#### DATASET EXTRACT

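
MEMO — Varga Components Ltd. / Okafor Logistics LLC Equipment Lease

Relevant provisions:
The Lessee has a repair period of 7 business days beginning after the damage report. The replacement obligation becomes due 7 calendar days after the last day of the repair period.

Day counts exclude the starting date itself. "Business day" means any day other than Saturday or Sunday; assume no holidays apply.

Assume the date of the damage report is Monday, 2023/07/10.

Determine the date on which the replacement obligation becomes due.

2023/07/26

From Monday, 2023/07/10, 7 business days (Jul 11, Jul 12, Jul 13, Jul 14, Jul 17, Jul 18, Jul 19, skipping weekends) brings us to Wednesday, 2023/07/19, which is the last day of the repair period.
The date on which the replacement obligation becomes due: 7 calendar days after 2023/07/19 is 2023/07/26.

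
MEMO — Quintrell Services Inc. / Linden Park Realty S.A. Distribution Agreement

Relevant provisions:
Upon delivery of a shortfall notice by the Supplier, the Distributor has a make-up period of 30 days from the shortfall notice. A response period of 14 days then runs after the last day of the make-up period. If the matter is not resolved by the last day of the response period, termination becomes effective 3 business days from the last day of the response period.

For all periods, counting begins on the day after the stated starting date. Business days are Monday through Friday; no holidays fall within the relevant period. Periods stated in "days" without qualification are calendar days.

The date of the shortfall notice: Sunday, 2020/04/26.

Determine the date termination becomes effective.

2020/06/12

The last day of the make-up period: 2020/04/26 + 30 days = 2020/05/26.
The last day of the response period: 14 calendar days after 2020/05/26 is 2020/06/09.
The date termination becomes effective: 3 business days after Tuesday, 2020/06/09, skipping weekends — Jun 10, Jun 11, Jun 12 — lands on Friday, 2020/06/12.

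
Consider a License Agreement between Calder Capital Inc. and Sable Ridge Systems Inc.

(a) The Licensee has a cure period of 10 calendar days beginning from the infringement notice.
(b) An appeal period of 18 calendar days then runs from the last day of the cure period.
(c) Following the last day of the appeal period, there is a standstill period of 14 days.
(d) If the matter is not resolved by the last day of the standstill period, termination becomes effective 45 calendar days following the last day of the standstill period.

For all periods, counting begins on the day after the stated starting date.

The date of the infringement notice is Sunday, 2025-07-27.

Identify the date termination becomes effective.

2025-10-22

The last day of the cure period: 10 calendar days after 2025-07-27 is 2025-08-06.
Adding 18 calendar days to 2025-08-06 gives 2025-08-24, which is the last day of the appeal period.
The last day of the standstill period: 14 calendar days after 2025-08-24 is 2025-09-07.
Adding 45 calendar days to 2025-09-07 gives 2025-10-22, which is the date termination becomes effective.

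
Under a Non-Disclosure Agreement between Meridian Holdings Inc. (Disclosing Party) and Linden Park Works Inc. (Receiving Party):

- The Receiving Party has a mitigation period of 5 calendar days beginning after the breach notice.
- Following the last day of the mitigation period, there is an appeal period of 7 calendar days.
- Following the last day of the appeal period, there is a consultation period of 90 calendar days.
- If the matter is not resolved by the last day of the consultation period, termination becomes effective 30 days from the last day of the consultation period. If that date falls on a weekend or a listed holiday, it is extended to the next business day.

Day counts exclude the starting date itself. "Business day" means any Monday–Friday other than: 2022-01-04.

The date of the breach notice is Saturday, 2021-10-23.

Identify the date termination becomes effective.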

########

# AIM OF THE EXERCISE
State the number of lines above that contain "holidays". Write nothing besides it.

# FINISHED TASK
2